**AIM OF THE EXERCISE**
The lines needed are those below that contain the word "append"; copy each one.

┄┄┄┄┄┄┄┄┄┄

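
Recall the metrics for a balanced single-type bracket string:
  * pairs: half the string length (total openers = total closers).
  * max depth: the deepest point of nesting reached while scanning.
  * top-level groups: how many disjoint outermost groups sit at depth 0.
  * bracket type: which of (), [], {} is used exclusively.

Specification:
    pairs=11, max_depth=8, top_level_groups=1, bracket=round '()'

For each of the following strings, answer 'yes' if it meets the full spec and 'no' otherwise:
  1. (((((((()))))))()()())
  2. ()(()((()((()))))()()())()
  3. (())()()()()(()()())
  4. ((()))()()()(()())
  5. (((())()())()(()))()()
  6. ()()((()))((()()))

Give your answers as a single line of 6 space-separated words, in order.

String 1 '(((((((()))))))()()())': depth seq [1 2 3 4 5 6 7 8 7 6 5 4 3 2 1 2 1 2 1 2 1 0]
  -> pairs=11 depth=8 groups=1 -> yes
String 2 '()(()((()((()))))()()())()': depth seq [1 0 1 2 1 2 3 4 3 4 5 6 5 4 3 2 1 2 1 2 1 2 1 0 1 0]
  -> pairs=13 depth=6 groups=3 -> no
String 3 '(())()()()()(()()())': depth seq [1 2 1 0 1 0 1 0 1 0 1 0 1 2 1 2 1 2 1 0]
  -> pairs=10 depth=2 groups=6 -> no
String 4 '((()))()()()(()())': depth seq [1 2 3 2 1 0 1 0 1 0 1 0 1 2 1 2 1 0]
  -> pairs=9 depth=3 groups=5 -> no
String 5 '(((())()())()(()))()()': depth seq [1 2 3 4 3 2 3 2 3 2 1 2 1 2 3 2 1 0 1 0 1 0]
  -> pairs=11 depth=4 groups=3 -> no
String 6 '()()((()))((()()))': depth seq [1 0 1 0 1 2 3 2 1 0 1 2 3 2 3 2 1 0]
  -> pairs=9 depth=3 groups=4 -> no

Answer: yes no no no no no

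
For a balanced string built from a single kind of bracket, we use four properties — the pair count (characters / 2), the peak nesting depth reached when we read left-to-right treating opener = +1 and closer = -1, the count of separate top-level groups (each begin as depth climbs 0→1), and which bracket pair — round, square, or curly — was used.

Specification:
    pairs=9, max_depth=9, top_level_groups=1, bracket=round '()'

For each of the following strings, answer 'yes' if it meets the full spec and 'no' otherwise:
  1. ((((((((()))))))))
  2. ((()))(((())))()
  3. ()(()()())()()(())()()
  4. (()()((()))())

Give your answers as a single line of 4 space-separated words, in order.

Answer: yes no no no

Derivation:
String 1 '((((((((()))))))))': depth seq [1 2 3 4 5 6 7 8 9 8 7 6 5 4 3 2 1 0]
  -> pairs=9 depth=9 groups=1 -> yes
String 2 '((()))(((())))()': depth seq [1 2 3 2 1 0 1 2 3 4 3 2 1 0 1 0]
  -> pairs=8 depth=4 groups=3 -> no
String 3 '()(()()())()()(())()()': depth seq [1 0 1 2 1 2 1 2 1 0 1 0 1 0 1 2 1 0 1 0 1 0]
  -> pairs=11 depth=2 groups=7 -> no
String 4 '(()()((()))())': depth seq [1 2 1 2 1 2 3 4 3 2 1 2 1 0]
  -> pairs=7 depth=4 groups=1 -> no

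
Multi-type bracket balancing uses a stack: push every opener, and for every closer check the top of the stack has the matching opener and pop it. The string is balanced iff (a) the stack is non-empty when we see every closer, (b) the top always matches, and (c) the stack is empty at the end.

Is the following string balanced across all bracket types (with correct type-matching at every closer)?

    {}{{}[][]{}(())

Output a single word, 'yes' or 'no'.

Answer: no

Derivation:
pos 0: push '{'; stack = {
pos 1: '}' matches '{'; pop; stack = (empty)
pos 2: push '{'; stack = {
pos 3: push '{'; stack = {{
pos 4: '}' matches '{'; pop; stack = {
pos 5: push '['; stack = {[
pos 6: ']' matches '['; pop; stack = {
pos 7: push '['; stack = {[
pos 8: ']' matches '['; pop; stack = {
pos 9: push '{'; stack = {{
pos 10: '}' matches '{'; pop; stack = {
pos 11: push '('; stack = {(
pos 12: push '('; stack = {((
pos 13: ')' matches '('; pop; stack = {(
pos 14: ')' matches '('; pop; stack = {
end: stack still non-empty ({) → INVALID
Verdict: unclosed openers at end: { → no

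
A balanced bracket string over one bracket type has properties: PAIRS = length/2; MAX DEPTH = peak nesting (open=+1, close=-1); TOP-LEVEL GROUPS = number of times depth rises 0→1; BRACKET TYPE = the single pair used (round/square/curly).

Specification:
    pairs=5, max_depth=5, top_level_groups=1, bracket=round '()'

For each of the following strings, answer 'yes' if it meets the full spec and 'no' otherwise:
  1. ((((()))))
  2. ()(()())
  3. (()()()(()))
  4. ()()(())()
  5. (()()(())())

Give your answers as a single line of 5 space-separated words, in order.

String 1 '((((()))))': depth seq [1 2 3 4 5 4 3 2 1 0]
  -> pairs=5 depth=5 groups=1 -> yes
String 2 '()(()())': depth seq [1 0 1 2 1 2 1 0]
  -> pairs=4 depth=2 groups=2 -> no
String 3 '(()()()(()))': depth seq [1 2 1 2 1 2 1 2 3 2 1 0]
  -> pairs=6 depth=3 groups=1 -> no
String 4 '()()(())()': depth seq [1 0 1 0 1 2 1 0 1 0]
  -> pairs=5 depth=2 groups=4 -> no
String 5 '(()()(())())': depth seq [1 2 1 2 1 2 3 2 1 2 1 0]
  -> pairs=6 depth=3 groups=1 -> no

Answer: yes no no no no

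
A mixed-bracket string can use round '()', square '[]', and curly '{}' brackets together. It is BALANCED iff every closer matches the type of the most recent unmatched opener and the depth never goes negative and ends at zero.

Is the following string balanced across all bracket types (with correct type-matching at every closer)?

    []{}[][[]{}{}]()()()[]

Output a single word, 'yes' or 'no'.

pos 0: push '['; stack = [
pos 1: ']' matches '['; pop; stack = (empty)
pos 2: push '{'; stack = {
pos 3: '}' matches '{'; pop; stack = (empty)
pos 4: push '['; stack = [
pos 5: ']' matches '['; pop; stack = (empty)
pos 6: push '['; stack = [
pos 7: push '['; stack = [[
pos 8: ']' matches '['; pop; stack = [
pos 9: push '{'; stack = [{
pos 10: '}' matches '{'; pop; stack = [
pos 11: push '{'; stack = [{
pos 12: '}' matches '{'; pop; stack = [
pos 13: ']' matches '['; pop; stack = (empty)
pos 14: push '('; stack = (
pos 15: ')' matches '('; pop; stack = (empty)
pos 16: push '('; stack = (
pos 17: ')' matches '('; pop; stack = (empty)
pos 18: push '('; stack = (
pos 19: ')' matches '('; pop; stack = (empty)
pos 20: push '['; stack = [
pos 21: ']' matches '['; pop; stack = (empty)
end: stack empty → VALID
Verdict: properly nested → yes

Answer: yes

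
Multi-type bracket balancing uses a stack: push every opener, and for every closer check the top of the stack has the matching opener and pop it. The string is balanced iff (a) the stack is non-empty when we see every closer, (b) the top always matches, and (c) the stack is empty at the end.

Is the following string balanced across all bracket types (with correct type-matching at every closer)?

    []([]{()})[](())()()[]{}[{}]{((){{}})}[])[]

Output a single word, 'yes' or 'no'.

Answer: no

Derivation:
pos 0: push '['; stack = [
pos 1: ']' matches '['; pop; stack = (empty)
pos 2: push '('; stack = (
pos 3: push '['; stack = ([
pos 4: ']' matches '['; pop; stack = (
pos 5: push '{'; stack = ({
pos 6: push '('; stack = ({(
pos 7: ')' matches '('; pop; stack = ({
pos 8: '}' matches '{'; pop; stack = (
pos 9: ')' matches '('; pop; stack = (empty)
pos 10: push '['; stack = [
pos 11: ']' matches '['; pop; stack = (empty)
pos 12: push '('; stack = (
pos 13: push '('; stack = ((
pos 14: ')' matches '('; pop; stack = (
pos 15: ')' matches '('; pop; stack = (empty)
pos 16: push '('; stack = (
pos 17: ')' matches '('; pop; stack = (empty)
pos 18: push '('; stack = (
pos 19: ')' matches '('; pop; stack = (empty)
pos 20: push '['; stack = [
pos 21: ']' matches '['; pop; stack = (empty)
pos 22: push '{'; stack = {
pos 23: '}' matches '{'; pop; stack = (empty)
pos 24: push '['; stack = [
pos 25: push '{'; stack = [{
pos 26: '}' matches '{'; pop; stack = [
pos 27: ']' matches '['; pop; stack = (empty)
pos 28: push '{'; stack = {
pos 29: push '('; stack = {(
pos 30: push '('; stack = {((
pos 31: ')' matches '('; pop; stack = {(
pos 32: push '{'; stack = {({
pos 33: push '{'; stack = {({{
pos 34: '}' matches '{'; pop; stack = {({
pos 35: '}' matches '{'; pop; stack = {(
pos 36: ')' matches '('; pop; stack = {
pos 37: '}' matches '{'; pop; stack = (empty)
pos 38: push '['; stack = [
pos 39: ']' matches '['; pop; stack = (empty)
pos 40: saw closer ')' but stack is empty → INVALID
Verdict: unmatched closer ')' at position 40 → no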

┄┄┄┄┄┄┄┄┄┄

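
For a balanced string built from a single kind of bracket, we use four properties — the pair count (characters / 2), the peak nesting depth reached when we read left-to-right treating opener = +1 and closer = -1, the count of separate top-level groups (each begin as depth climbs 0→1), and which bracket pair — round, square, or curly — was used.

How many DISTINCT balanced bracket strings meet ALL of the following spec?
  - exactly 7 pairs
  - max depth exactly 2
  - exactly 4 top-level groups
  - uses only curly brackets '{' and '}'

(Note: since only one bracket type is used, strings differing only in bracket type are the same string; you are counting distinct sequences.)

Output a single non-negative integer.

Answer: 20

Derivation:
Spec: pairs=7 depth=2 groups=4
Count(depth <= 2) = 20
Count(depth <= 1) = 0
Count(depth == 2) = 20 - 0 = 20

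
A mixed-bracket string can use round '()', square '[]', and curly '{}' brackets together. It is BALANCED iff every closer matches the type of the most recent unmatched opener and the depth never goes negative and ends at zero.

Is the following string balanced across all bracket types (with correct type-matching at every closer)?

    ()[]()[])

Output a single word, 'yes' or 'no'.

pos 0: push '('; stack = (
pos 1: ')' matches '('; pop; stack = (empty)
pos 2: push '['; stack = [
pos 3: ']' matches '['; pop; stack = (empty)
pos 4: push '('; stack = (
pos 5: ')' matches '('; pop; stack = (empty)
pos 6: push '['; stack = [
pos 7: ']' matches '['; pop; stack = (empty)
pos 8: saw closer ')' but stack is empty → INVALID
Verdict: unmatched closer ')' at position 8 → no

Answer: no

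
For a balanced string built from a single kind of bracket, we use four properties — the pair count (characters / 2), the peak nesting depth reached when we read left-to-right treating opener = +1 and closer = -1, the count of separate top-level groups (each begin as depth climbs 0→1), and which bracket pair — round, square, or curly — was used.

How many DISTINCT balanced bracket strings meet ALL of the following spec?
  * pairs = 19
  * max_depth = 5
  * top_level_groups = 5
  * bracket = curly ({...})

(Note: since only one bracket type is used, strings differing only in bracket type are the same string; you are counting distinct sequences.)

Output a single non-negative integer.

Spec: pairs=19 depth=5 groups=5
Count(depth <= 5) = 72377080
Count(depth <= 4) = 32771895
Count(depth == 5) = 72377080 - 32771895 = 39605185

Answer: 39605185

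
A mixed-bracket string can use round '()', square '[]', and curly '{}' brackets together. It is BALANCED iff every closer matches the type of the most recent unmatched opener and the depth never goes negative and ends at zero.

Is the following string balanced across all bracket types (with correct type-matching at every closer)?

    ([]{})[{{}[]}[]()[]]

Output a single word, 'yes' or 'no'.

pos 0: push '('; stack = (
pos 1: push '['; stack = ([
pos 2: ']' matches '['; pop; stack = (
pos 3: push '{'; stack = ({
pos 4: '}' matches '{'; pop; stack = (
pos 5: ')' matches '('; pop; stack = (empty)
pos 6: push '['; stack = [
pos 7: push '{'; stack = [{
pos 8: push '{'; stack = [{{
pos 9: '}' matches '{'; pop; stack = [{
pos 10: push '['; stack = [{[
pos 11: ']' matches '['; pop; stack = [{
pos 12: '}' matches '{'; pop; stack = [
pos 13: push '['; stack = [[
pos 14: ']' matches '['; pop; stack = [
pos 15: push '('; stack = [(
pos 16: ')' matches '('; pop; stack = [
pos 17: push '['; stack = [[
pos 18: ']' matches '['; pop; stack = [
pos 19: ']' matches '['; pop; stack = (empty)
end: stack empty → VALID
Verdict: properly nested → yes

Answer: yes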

┄┄┄┄┄┄┄┄┄┄

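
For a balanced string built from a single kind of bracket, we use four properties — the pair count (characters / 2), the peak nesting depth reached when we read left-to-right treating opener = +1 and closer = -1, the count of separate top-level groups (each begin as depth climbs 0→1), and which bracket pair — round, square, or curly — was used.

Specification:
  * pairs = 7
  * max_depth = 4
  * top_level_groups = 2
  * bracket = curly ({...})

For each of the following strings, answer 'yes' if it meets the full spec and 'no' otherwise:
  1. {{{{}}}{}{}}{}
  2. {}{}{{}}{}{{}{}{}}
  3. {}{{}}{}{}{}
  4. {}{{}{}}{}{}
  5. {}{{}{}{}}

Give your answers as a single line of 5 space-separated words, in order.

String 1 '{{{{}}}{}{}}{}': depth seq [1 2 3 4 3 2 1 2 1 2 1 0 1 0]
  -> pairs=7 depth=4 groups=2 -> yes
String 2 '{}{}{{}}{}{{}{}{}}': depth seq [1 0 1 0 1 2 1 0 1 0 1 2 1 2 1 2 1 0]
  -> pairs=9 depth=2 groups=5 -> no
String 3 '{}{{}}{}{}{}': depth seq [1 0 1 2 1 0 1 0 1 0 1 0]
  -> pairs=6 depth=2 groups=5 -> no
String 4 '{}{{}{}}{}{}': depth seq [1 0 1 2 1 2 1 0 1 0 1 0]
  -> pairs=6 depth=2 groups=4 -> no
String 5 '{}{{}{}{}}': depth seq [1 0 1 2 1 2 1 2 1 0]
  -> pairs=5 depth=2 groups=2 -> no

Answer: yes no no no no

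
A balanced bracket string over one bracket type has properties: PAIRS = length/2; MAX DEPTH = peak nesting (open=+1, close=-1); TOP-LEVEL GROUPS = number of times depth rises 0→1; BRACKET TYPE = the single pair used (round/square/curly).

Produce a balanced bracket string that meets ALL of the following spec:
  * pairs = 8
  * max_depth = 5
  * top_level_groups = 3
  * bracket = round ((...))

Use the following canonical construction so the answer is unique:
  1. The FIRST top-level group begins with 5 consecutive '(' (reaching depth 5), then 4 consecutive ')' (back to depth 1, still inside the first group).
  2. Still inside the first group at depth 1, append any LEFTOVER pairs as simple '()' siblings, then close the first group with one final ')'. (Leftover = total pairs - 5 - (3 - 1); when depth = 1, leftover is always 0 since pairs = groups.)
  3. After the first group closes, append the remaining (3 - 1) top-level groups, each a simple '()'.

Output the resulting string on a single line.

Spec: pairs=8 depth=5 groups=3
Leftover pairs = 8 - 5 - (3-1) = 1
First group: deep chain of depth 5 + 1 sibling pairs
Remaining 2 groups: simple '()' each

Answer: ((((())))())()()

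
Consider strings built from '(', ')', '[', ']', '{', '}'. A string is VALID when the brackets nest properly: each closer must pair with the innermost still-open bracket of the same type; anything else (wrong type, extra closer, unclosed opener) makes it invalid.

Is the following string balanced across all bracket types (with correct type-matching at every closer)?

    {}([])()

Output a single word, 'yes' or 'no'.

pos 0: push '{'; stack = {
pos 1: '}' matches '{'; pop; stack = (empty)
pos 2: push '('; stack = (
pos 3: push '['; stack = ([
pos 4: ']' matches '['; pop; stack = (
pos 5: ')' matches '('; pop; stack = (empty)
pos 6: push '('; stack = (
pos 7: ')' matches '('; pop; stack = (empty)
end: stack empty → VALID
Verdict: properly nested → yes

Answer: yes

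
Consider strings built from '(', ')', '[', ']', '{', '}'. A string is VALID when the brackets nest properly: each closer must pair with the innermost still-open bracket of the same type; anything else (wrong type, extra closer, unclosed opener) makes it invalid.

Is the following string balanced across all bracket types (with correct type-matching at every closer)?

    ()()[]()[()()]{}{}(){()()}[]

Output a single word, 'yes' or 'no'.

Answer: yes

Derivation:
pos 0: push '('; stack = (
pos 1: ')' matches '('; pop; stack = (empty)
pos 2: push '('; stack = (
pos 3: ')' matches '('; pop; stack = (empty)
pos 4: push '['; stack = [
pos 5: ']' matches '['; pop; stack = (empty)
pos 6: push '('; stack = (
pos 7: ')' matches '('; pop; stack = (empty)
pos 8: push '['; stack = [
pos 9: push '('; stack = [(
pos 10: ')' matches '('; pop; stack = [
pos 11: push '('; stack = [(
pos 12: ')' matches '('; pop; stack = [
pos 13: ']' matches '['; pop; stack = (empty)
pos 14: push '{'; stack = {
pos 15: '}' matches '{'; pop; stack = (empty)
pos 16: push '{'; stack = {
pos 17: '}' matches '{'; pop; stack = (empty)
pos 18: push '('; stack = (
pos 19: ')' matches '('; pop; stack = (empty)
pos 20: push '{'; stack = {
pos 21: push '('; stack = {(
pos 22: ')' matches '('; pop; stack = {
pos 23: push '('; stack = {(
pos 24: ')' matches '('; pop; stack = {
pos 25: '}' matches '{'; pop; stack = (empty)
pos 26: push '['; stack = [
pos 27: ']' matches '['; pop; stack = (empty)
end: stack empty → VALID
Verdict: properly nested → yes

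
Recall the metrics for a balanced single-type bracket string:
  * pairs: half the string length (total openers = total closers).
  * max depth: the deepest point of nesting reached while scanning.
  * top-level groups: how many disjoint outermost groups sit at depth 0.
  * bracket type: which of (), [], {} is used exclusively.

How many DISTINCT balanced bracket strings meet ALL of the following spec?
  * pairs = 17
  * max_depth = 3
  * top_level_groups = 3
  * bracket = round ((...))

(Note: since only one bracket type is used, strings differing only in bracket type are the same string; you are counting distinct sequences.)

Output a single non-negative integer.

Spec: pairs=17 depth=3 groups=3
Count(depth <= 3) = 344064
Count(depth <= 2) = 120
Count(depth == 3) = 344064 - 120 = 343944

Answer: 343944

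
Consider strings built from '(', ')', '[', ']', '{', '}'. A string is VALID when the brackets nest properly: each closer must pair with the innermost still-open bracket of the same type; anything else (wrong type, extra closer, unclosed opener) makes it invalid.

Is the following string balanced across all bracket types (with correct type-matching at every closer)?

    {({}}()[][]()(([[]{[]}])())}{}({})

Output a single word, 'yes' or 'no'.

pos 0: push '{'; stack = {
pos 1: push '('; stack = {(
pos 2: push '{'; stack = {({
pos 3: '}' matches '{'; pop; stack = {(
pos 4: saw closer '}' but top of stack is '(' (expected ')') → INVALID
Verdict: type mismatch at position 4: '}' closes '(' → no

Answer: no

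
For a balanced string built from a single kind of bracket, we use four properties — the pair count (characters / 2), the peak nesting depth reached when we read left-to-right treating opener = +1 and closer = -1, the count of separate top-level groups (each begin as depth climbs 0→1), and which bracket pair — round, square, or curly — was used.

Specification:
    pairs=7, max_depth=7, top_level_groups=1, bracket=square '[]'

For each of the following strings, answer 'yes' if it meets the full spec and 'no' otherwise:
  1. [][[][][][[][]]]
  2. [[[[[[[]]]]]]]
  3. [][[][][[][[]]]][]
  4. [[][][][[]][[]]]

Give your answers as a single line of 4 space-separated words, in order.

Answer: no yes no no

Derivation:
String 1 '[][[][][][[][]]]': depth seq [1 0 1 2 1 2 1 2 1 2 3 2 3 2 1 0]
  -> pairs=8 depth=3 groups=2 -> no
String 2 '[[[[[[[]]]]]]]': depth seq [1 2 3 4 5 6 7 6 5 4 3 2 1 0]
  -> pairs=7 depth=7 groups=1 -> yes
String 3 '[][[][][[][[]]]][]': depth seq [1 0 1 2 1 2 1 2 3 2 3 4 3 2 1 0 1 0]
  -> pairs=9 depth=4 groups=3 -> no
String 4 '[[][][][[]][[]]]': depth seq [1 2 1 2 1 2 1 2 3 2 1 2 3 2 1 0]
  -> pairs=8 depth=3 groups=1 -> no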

┄┄┄┄┄┄┄┄┄┄

**PROBLEM SOLUTION**
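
  2. Still inside the first group at depth 1, append any LEFTOVER pairs as simple '()' siblings, then close the first group with one final ')'. (Leftover = total pairs - 5 - (3 - 1); when depth = 1, leftover is always 0 since pairs = groups.)
  3. After the first group closes, append the remaining (3 - 1) top-level groups, each a simple '()'.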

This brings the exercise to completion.